● **Collected data entries**
****************
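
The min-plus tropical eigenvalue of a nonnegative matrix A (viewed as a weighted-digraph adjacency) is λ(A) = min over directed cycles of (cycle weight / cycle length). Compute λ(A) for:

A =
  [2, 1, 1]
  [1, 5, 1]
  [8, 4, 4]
λ(A) = 1

Enumerate directed cycles and compute their means (weight / length). Sample:
  cycle 0 → 0: weight = 2, length = 1, mean = 2/1 ≈ 2.000
  cycle 1 → 1: weight = 5, length = 1, mean = 5/1 ≈ 5.000
  cycle 2 → 2: weight = 4, length = 1, mean = 4/1 ≈ 4.000
  cycle 0 → 1 → 0: weight = 2, length = 2, mean = 2/2 ≈ 1.000
  cycle 0 → 2 → 0: weight = 9, length = 2, mean = 9/2 ≈ 4.500
  cycle 1 → 0 → 1: weight = 2, length = 2, mean = 2/2 ≈ 1.000
Minimum mean = 1.000, attained e.g. along the cycle 0 → 1 → 0 with weight 2 and length 2. So λ(A) = 2/2 = 1.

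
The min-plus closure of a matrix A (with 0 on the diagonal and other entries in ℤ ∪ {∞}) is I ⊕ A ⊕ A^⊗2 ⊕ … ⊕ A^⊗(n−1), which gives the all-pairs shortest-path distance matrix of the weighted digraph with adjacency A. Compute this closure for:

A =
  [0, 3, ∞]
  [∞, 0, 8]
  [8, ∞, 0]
Closure =
  [0, 3, 11]
  [16, 0, 8]
  [8, 11, 0]

This is the Floyd-Warshall all-pairs shortest-path computation. For each intermediate vertex k = 0, 1, …, 2, update dist[i][j] ← min(dist[i][j], dist[i][k] + dist[k][j]). The final matrix gives, for each (i, j), the minimum total weight of any directed path from i to j (possibly empty when i = j).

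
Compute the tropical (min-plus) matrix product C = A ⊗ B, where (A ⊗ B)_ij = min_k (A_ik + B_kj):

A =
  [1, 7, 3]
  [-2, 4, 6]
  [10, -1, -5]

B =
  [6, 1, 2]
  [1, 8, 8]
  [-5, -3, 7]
A ⊗ B =
  [-2, 0, 3]
  [1, -1, 0]
  [-10, -8, 2]

Apply the min-plus product entry-by-entry:
  C[0][0] = min over k of (A[0][0] + B[0][0] = 1 + 6 = 7, A[0][1] + B[1][0] = 7 + 1 = 8, A[0][2] + B[2][0] = 3 + -5 = -2) = -2 (attained at k = 2)
  C[0][1] = min over k of (A[0][0] + B[0][1] = 1 + 1 = 2, A[0][1] + B[1][1] = 7 + 8 = 15, A[0][2] + B[2][1] = 3 + -3 = 0) = 0 (attained at k = 2)
  C[0][2] = min over k of (A[0][0] + B[0][2] = 1 + 2 = 3, A[0][1] + B[1][2] = 7 + 8 = 15, A[0][2] + B[2][2] = 3 + 7 = 10) = 3 (attained at k = 0)
  C[1][0] = min over k of (A[1][0] + B[0][0] = -2 + 6 = 4, A[1][1] + B[1][0] = 4 + 1 = 5, A[1][2] + B[2][0] = 6 + -5 = 1) = 1 (attained at k = 2)
  C[1][1] = min over k of (A[1][0] + B[0][1] = -2 + 1 = -1, A[1][1] + B[1][1] = 4 + 8 = 12, A[1][2] + B[2][1] = 6 + -3 = 3) = -1 (attained at k = 0)
  C[1][2] = min over k of (A[1][0] + B[0][2] = -2 + 2 = 0, A[1][1] + B[1][2] = 4 + 8 = 12, A[1][2] + B[2][2] = 6 + 7 = 13) = 0 (attained at k = 0)
  C[2][0] = min over k of (A[2][0] + B[0][0] = 10 + 6 = 16, A[2][1] + B[1][0] = -1 + 1 = 0, A[2][2] + B[2][0] = -5 + -5 = -10) = -10 (attained at k = 2)
  C[2][1] = min over k of (A[2][0] + B[0][1] = 10 + 1 = 11, A[2][1] + B[1][1] = -1 + 8 = 7, A[2][2] + B[2][1] = -5 + -3 = -8) = -8 (attained at k = 2)
  C[2][2] = min over k of (A[2][0] + B[0][2] = 10 + 2 = 12, A[2][1] + B[1][2] = -1 + 8 = 7, A[2][2] + B[2][2] = -5 + 7 = 2) = 2 (attained at k = 2)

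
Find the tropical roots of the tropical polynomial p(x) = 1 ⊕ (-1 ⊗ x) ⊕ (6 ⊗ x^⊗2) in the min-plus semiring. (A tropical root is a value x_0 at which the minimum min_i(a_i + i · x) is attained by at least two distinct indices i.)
Roots: {-7, 2}

Each tropical root is a break point of the lower envelope of the lines y = a_i + i · x (there are 3 lines, with slopes 0, 1, ..., 2). Only the lines that attain the minimum somewhere contribute to roots; other lines are dominated. Here the surviving (envelope) indices are i = 2, i = 1, i = 0.
Intersections between consecutive envelope lines give the roots: for adjacent envelope indices i < j the intersection is x = (a_i − a_j) / (j − i). Reading off the sorted break points: {-7, 2}.
Verification: at each break x_0, at least two indices attain the minimum of min_i(a_i + i · x_0).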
****************
● **WHAT YOU SHOULD DO**
Return the lines of the records that include the string "digraph".

● **SOLVED PROBLEM**
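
The min-plus tropical eigenvalue of a nonnegative matrix A (viewed as a weighted-digraph adjacency) is λ(A) = min over directed cycles of (cycle weight / cycle length). Compute λ(A) for:
The min-plus closure of a matrix A (with 0 on the diagonal and other entries in ℤ ∪ {∞}) is I ⊕ A ⊕ A^⊗2 ⊕ … ⊕ A^⊗(n−1), which gives the all-pairs shortest-path distance matrix of the weighted digraph with adjacency A. Compute this closure for: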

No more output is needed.